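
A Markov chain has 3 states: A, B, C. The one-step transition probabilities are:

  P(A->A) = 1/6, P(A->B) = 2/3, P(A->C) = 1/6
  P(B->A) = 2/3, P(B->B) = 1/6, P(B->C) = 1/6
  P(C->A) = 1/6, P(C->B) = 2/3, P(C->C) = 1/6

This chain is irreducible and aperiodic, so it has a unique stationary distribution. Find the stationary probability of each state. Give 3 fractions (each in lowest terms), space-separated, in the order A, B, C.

Answer: 7/18 4/9 1/6

Derivation:
The stationary distribution satisfies pi = pi * P, i.e.:
  pi_A = 1/6*pi_A + 2/3*pi_B + 1/6*pi_C
  pi_B = 2/3*pi_A + 1/6*pi_B + 2/3*pi_C
  pi_C = 1/6*pi_A + 1/6*pi_B + 1/6*pi_C
with normalization: pi_A + pi_B + pi_C = 1.

Using the first 2 balance equations plus normalization, the linear system A*pi = b is:
  [-5/6, 2/3, 1/6] . pi = 0
  [2/3, -5/6, 2/3] . pi = 0
  [1, 1, 1] . pi = 1

Solving yields:
  pi_A = 7/18
  pi_B = 4/9
  pi_C = 1/6

Verification (pi * P):
  7/18*1/6 + 4/9*2/3 + 1/6*1/6 = 7/18 = pi_A  (ok)
  7/18*2/3 + 4/9*1/6 + 1/6*2/3 = 4/9 = pi_B  (ok)
  7/18*1/6 + 4/9*1/6 + 1/6*1/6 = 1/6 = pi_C  (ok)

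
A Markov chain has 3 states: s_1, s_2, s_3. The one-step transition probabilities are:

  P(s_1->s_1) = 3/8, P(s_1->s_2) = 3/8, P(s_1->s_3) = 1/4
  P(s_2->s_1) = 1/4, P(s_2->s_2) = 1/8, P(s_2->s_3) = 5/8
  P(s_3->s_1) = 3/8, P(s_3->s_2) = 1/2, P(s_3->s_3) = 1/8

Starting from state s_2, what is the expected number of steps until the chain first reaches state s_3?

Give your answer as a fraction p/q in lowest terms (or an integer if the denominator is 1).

Let h_i = expected steps to first reach s_3 from state i.
Boundary: h_s_3 = 0.
First-step equations for the other states:
  h_s_1 = 1 + 3/8*h_s_1 + 3/8*h_s_2 + 1/4*h_s_3
  h_s_2 = 1 + 1/4*h_s_1 + 1/8*h_s_2 + 5/8*h_s_3

Substituting h_s_3 = 0 and rearranging gives the linear system (I - Q) h = 1:
  [5/8, -3/8] . (h_s_1, h_s_2) = 1
  [-1/4, 7/8] . (h_s_1, h_s_2) = 1

Solving yields:
  h_s_1 = 80/29
  h_s_2 = 56/29

Starting state is s_2, so the expected hitting time is h_s_2 = 56/29.

Answer: 56/29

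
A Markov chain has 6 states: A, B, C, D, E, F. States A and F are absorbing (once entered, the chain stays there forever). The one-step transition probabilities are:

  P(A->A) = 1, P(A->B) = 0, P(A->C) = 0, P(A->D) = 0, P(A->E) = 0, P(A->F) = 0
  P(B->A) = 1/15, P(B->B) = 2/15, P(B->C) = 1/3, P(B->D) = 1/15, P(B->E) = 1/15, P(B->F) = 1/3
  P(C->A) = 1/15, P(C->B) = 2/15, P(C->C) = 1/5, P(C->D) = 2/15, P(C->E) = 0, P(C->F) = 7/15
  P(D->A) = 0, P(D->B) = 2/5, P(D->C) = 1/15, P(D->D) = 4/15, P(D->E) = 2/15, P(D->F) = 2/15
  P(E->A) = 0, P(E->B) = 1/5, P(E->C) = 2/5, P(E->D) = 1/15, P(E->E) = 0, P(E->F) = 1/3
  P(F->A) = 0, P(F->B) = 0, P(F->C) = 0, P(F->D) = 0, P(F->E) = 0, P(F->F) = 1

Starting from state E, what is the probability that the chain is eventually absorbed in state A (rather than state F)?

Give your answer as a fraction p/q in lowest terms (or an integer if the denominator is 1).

Answer: 567/6754

Derivation:
Let a_i = P(absorbed in A | start in state i).
Boundary conditions: a_A = 1, a_F = 0.
For each transient state i, a_i = sum_j P(i->j) * a_j:
  a_B = 1/15*a_A + 2/15*a_B + 1/3*a_C + 1/15*a_D + 1/15*a_E + 1/3*a_F
  a_C = 1/15*a_A + 2/15*a_B + 1/5*a_C + 2/15*a_D + 0*a_E + 7/15*a_F
  a_D = 0*a_A + 2/5*a_B + 1/15*a_C + 4/15*a_D + 2/15*a_E + 2/15*a_F
  a_E = 0*a_A + 1/5*a_B + 2/5*a_C + 1/15*a_D + 0*a_E + 1/3*a_F

Substituting a_A = 1 and a_F = 0, rearrange to (I - Q) a = r where r[i] = P(i -> A):
  [13/15, -1/3, -1/15, -1/15] . (a_B, a_C, a_D, a_E) = 1/15
  [-2/15, 4/5, -2/15, 0] . (a_B, a_C, a_D, a_E) = 1/15
  [-2/5, -1/15, 11/15, -2/15] . (a_B, a_C, a_D, a_E) = 0
  [-1/5, -2/5, -1/15, 1] . (a_B, a_C, a_D, a_E) = 0

Solving yields:
  a_B = 937/6754
  a_C = 417/3377
  a_D = 345/3377
  a_E = 567/6754

Starting state is E, so the absorption probability is a_E = 567/6754.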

■ Aim of the exercise ■
The word "probabilities" occurs on some lines of the entries. Work out how many such lines there are and reply with the number alone.

■ Task output ■
3